[Opening Provided information section]

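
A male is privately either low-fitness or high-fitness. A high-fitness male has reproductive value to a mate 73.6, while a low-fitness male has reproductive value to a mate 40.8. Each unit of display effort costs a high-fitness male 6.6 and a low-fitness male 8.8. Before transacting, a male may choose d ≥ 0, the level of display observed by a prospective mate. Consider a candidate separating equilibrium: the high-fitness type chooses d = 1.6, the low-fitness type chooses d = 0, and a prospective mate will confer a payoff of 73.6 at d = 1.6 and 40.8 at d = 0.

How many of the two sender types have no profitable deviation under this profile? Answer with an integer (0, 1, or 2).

1

Low-fitness type: stay at 0 → 40.8; mimic → 73.6 − 8.8 × 1.6 = 59.52. IC fails (40.8 < 59.52).
High-fitness type: signal → 73.6 − 6.6 × 1.6 = 63.04; deviate to 0 → 40.8. IC holds (63.04 ≥ 40.8).
1 of 2 constraints hold, so this profile is not an equilibrium.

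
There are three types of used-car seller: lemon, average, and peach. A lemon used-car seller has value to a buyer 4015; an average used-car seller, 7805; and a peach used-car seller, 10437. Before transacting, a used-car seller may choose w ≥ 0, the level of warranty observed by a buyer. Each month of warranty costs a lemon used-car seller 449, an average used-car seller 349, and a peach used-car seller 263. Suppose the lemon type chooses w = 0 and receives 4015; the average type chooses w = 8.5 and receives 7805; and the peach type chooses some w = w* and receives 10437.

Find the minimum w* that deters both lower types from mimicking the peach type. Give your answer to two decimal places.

Average type (on-path payoff 7805 − 349×8.5 = 4838.5) won't mimic when 4838.5 ≥ 10437 − 349·w*, i.e. w* ≥ 16.04.
Lemon type (on-path payoff 4015) won't mimic when 4015 ≥ 10437 − 449·w*, i.e. w* ≥ 14.30.
Both must hold, so w* = max(14.30, 16.04) = 16.04. The average type's constraint binds.

16.04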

[Closing Provided information section]

__Exercise description__:
Each line of the data is to be output exactly, with none skipped.

__Exercise output__:
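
A male is privately either low-fitness or high-fitness. A high-fitness male has reproductive value to a mate 73.6, while a low-fitness male has reproductive value to a mate 40.8. Each unit of display effort costs a high-fitness male 6.6 and a low-fitness male 8.8. Before transacting, a male may choose d ≥ 0, the level of display observed by a prospective mate. Consider a candidate separating equilibrium: the high-fitness type chooses d = 1.6, the low-fitness type chooses d = 0, and a prospective mate will confer a payoff of 73.6 at d = 1.6 and 40.8 at d = 0.

How many of the two sender types have no profitable deviation under this profile? Answer with an integer (0, 1, or 2).

1

Low-fitness type: stay at 0 → 40.8; mimic → 73.6 − 8.8 × 1.6 = 59.52. IC fails (40.8 < 59.52).
High-fitness type: signal → 73.6 − 6.6 × 1.6 = 63.04; deviate to 0 → 40.8. IC holds (63.04 ≥ 40.8).
1 of 2 constraints hold, so this profile is not an equilibrium.

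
There are three types of used-car seller: lemon, average, and peach. A lemon used-car seller has value to a buyer 4015; an average used-car seller, 7805; and a peach used-car seller, 10437. Before transacting, a used-car seller may choose w ≥ 0, the level of warranty observed by a buyer. Each month of warranty costs a lemon used-car seller 449, an average used-car seller 349, and a peach used-car seller 263. Suppose the lemon type chooses w = 0 and receives 4015; the average type chooses w = 8.5 and receives 7805; and the peach type chooses some w = w* and receives 10437.

Find the minimum w* that deters both lower types from mimicking the peach type. Give your answer to two decimal places.

Average type (on-path payoff 7805 − 349×8.5 = 4838.5) won't mimic when 4838.5 ≥ 10437 − 349·w*, i.e. w* ≥ 16.04.
Lemon type (on-path payoff 4015) won't mimic when 4015 ≥ 10437 − 449·w*, i.e. w* ≥ 14.30.
Both must hold, so w* = max(14.30, 16.04) = 16.04. The average type's constraint binds.

16.04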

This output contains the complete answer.